(What to produce) Each line below that includes the word "terms" adds one to the count; give that count and nothing else.

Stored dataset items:

□ □ □ □ □

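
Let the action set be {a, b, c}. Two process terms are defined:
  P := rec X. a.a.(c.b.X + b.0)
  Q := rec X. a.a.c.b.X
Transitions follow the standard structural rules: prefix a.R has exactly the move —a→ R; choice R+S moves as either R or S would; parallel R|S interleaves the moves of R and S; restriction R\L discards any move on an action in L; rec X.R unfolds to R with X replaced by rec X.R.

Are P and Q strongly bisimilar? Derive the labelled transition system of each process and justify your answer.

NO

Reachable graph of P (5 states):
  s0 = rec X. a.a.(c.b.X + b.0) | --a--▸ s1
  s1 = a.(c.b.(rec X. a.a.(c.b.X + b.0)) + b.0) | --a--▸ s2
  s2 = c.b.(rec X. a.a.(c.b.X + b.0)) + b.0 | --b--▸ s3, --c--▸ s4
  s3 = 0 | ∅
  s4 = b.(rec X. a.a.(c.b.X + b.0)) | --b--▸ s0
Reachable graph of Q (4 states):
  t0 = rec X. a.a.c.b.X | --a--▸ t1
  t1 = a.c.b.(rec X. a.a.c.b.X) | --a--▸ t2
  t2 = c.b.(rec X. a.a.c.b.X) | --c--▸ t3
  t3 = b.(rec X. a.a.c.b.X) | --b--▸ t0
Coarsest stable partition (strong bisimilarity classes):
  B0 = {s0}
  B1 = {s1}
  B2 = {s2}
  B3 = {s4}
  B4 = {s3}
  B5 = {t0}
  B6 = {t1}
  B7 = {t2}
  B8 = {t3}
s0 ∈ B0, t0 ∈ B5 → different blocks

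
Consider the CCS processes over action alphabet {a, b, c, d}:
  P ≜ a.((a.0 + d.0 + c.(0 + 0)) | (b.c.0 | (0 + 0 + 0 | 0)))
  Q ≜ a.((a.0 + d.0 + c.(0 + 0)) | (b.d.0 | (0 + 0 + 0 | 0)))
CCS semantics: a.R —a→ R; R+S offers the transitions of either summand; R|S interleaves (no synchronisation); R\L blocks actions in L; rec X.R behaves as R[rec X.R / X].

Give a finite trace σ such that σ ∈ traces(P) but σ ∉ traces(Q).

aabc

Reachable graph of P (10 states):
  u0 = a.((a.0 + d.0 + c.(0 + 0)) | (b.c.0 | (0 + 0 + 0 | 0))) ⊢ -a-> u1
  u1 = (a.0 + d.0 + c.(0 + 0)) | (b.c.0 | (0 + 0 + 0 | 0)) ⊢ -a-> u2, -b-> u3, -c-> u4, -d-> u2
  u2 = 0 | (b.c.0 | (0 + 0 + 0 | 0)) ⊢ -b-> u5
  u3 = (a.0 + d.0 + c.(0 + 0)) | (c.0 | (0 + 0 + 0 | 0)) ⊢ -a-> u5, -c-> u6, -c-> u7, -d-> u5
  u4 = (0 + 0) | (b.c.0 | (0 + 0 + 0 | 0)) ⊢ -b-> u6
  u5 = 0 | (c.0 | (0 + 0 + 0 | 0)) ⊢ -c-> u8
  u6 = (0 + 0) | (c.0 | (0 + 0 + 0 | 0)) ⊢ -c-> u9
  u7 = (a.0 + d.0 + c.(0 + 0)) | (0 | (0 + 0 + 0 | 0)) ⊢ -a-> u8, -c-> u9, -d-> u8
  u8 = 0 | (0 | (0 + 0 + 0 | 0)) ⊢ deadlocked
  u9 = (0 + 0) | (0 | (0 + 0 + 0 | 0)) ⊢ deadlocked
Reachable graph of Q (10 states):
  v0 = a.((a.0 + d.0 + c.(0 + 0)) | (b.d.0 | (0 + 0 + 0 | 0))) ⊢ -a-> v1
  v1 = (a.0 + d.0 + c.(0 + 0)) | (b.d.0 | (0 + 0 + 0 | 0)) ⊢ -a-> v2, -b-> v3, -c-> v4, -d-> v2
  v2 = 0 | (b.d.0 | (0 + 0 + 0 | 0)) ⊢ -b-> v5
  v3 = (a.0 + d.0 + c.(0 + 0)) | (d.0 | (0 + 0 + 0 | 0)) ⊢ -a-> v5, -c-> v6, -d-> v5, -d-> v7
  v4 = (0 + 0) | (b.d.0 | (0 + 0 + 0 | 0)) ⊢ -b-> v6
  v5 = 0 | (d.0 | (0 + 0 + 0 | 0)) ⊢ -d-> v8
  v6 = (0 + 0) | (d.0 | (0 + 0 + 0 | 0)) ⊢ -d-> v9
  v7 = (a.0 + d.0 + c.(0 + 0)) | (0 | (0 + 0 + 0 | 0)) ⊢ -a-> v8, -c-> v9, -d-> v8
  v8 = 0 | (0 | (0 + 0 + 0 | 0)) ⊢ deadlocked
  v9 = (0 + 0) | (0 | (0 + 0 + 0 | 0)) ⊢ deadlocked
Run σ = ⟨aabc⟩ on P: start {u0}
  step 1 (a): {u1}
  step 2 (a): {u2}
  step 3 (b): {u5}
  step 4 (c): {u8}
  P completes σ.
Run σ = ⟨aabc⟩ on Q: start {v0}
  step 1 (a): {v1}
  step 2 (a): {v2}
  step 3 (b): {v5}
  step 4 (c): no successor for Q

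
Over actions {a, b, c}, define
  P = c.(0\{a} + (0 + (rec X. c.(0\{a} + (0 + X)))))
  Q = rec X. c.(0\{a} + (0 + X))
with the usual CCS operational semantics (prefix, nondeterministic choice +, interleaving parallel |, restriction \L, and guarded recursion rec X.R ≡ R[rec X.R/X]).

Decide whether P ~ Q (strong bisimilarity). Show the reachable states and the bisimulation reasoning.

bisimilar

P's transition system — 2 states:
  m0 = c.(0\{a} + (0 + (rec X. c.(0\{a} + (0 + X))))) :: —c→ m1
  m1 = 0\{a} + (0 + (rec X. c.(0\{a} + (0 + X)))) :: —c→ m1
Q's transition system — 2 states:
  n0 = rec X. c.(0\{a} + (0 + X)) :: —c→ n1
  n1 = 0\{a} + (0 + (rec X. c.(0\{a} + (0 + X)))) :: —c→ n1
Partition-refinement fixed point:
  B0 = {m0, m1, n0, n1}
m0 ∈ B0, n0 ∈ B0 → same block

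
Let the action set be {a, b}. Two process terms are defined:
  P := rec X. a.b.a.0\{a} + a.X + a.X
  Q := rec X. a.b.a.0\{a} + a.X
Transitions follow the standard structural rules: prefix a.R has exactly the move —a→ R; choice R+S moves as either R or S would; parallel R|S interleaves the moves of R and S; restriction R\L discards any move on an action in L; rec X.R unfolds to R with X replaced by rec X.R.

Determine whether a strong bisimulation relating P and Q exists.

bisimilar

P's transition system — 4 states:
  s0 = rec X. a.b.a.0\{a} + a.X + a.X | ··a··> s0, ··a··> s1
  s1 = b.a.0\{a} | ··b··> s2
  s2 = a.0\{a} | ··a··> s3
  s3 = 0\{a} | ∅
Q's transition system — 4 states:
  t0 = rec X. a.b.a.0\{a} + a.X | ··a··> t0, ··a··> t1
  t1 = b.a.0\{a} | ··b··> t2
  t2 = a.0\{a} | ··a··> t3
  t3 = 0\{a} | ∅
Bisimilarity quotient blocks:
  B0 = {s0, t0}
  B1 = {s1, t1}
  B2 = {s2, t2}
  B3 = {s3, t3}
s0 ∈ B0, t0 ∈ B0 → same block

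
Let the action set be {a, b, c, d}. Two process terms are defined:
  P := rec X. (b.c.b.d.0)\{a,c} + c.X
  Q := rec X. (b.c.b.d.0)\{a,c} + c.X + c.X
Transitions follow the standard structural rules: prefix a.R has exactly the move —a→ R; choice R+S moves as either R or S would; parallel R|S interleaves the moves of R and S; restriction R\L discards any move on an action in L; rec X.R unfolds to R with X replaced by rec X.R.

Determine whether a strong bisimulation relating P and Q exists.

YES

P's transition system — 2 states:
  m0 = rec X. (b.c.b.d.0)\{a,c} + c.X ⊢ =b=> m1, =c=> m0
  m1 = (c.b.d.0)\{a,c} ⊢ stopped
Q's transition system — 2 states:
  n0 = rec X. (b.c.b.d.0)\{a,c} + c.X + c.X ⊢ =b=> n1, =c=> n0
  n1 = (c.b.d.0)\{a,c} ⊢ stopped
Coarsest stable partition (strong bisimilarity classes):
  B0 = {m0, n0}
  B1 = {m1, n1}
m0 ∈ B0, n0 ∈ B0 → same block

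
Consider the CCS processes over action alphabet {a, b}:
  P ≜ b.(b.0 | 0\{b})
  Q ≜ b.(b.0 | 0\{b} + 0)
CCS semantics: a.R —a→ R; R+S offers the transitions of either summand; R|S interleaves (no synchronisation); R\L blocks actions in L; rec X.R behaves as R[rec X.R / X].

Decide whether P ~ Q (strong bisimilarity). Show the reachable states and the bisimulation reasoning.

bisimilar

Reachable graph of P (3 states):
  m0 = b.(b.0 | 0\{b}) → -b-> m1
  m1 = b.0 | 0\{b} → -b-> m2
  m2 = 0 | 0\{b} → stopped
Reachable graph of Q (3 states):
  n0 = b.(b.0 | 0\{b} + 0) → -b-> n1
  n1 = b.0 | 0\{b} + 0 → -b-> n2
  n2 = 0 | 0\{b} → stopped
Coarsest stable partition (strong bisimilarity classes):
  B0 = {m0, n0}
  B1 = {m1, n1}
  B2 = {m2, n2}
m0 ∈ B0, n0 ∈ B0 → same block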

□ □ □ □ □

(Written response) 3